● **Data extracts**
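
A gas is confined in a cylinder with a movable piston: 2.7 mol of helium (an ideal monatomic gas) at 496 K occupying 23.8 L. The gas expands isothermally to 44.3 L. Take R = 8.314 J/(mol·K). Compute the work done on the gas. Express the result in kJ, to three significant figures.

Isothermal: W = nRT ln(V₂/V₁).
W = (2.7)(8.314)(496) × ln(44.3/23.8)
  = 11134 × 0.6213
W_by_gas = 6918 J; work on gas = −W_by = -6918 J.

W ≈ -6.92 kJ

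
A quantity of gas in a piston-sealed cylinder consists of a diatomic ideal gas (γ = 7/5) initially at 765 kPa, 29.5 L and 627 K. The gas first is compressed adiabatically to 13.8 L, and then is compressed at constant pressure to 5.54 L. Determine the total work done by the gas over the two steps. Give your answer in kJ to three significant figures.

W_total ≈ -38.3 kJ

Step 1 (adiabatic): W = (P₁V₁ − P₂V₂)/(γ−1) = (22568 − 30582)/0.4 = -20035 J.
After step 1: P = 2216 kPa, V = 13.8 L, T = 849.7 K.
Step 2 (isobaric): W = PΔV = (2216 kPa)(5.54 − 13.8 L) = -18305 J.
W_total = -20035 − 18305 = -38340 J.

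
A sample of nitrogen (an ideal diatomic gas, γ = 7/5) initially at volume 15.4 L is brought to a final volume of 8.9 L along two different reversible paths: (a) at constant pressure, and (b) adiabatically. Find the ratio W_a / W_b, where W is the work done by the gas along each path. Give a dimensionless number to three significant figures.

Path (a) isobaric: W = P₁(V₂ − V₁) → W_a/(P₁V₁) = -0.4221.
Path (b) adiabatic: W = P₁V₁(1 − (V₁/V₂)^(γ−1))/(γ−1) → W_b/(P₁V₁) = -0.6131.
W_a / W_b = -0.4221 / -0.6131 = 0.6884.

W_a / W_b ≈ 0.688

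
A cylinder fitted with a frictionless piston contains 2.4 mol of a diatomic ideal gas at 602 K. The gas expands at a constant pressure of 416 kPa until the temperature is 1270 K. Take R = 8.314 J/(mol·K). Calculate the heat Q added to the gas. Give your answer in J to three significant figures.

Isobaric: W = nRΔT = (2.4)(8.314)(668) = 13329 J.
ΔU = nCᵥΔT with Cᵥ = 5R/2: ΔU = (2.4)(20.79)(668) = 33323 J.
Q = ΔU + W = 33323 + 13329 = 46652 J.

Q ≈ 46700 J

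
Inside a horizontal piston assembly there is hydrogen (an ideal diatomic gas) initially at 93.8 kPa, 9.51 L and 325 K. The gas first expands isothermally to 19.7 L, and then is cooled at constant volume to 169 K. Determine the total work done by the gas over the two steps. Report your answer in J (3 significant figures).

W_total ≈ 650 J

Step 1 (isothermal): W = P₁V₁ ln(V₂/V₁) = (892) ln(19.7/9.51) = 649.6 J.
Step 2 (isochoric): W = 0 (constant volume).
W_total = 649.6 + 0 = 649.6 J.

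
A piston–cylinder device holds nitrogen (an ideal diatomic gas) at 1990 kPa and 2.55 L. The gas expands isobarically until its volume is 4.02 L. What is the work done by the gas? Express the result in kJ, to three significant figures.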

● **About this exercise**
For each record above, give it again without a single change.

● **Answer to this task**
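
A gas is confined in a cylinder with a movable piston: 2.7 mol of helium (an ideal monatomic gas) at 496 K occupying 23.8 L. The gas expands isothermally to 44.3 L. Take R = 8.314 J/(mol·K). Compute the work done on the gas. Express the result in kJ, to three significant figures.

Isothermal: W = nRT ln(V₂/V₁).
W = (2.7)(8.314)(496) × ln(44.3/23.8)
  = 11134 × 0.6213
W_by_gas = 6918 J; work on gas = −W_by = -6918 J.

W ≈ -6.92 kJ

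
A quantity of gas in a piston-sealed cylinder consists of a diatomic ideal gas (γ = 7/5) initially at 765 kPa, 29.5 L and 627 K. The gas first is compressed adiabatically to 13.8 L, and then is compressed at constant pressure to 5.54 L. Determine the total work done by the gas over the two steps. Give your answer in kJ to three significant figures.

W_total ≈ -38.3 kJ

Step 1 (adiabatic): W = (P₁V₁ − P₂V₂)/(γ−1) = (22568 − 30582)/0.4 = -20035 J.
After step 1: P = 2216 kPa, V = 13.8 L, T = 849.7 K.
Step 2 (isobaric): W = PΔV = (2216 kPa)(5.54 − 13.8 L) = -18305 J.
W_total = -20035 − 18305 = -38340 J.

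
A sample of nitrogen (an ideal diatomic gas, γ = 7/5) initially at volume 15.4 L is brought to a final volume of 8.9 L along two different reversible paths: (a) at constant pressure, and (b) adiabatically. Find the ratio W_a / W_b, where W is the work done by the gas along each path. Give a dimensionless number to three significant figures.

Path (a) isobaric: W = P₁(V₂ − V₁) → W_a/(P₁V₁) = -0.4221.
Path (b) adiabatic: W = P₁V₁(1 − (V₁/V₂)^(γ−1))/(γ−1) → W_b/(P₁V₁) = -0.6131.
W_a / W_b = -0.4221 / -0.6131 = 0.6884.

W_a / W_b ≈ 0.688

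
A cylinder fitted with a frictionless piston contains 2.4 mol of a diatomic ideal gas at 602 K. The gas expands at a constant pressure of 416 kPa until the temperature is 1270 K. Take R = 8.314 J/(mol·K). Calculate the heat Q added to the gas. Give your answer in J to three significant figures.

Isobaric: W = nRΔT = (2.4)(8.314)(668) = 13329 J.
ΔU = nCᵥΔT with Cᵥ = 5R/2: ΔU = (2.4)(20.79)(668) = 33323 J.
Q = ΔU + W = 33323 + 13329 = 46652 J.

Q ≈ 46700 J

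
Inside a horizontal piston assembly there is hydrogen (an ideal diatomic gas) initially at 93.8 kPa, 9.51 L and 325 K. The gas first expands isothermally to 19.7 L, and then is cooled at constant volume to 169 K. Determine the total work done by the gas over the two steps. Report your answer in J (3 significant figures).

W_total ≈ 650 J

Step 1 (isothermal): W = P₁V₁ ln(V₂/V₁) = (892) ln(19.7/9.51) = 649.6 J.
Step 2 (isochoric): W = 0 (constant volume).
W_total = 649.6 + 0 = 649.6 J.

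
A piston–cylinder device holds nitrogen (an ideal diatomic gas) at 1990 kPa and 2.55 L. The gas expands isobarically until its volume is 4.02 L. What is the work done by the gas? Express the result in kJ, to three significant figures.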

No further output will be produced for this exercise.